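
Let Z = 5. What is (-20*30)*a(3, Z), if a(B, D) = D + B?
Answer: -4800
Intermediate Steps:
a(B, D) = B + D
(-20*30)*a(3, Z) = (-20*30)*(3 + 5) = -600*8 = -4800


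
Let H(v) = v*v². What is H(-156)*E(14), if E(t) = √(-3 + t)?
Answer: -3796416*√11 ≈ -1.2591e+7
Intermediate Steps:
H(v) = v³
H(-156)*E(14) = (-156)³*√(-3 + 14) = -3796416*√11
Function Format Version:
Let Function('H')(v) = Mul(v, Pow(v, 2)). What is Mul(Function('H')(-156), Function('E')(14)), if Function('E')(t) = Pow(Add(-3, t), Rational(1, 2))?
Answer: Mul(-3796416, Pow(11, Rational(1, 2))) ≈ -1.2591e+7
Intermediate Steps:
Function('H')(v) = Pow(v, 3)
Mul(Function('H')(-156), Function('E')(14)) = Mul(Pow(-156, 3), Pow(Add(-3, 14), Rational(1, 2))) = Mul(-3796416, Pow(11, Rational(1, 2)))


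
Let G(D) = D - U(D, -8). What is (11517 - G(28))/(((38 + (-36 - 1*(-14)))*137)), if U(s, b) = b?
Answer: 11481/2192 ≈ 5.2377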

******************************

● **WHAT NEEDS TO BE DONE**
Set out the entries once more, word for word.

● **EXERCISE RESPONSE**
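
Let Z = 5. What is (-20*30)*a(3, Z), if a(B, D) = D + B?
Answer: -4800
Intermediate Steps:
a(B, D) = B + D
(-20*30)*a(3, Z) = (-20*30)*(3 + 5) = -600*8 = -4800


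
Let H(v) = v*v². What is H(-156)*E(14), if E(t) = √(-3 + t)?
Answer: -3796416*√11 ≈ -1.2591e+7
Intermediate Steps:
H(v) = v³
H(-156)*E(14) = (-156)³*√(-3 + 14) = -3796416*√11
Function Format Version:
Let Function('H')(v) = Mul(v, Pow(v, 2)). What is Mul(Function('H')(-156), Function('E')(14)), if Function('E')(t) = Pow(Add(-3, t), Rational(1, 2))?
Answer: Mul(-3796416, Pow(11, Rational(1, 2))) ≈ -1.2591e+7
Intermediate Steps:
Function('H')(v) = Pow(v, 3)
Mul(Function('H')(-156), Function('E')(14)) = Mul(Pow(-156, 3), Pow(Add(-3, 14), Rational(1, 2))) = Mul(-3796416, Pow(11, Rational(1, 2)))


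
Let G(D) = D - U(D, -8). What is (11517 - G(28))/(((38 + (-36 - 1*(-14)))*137)), if U(s, b) = b?
Answer: 11481/2192 ≈ 5.2377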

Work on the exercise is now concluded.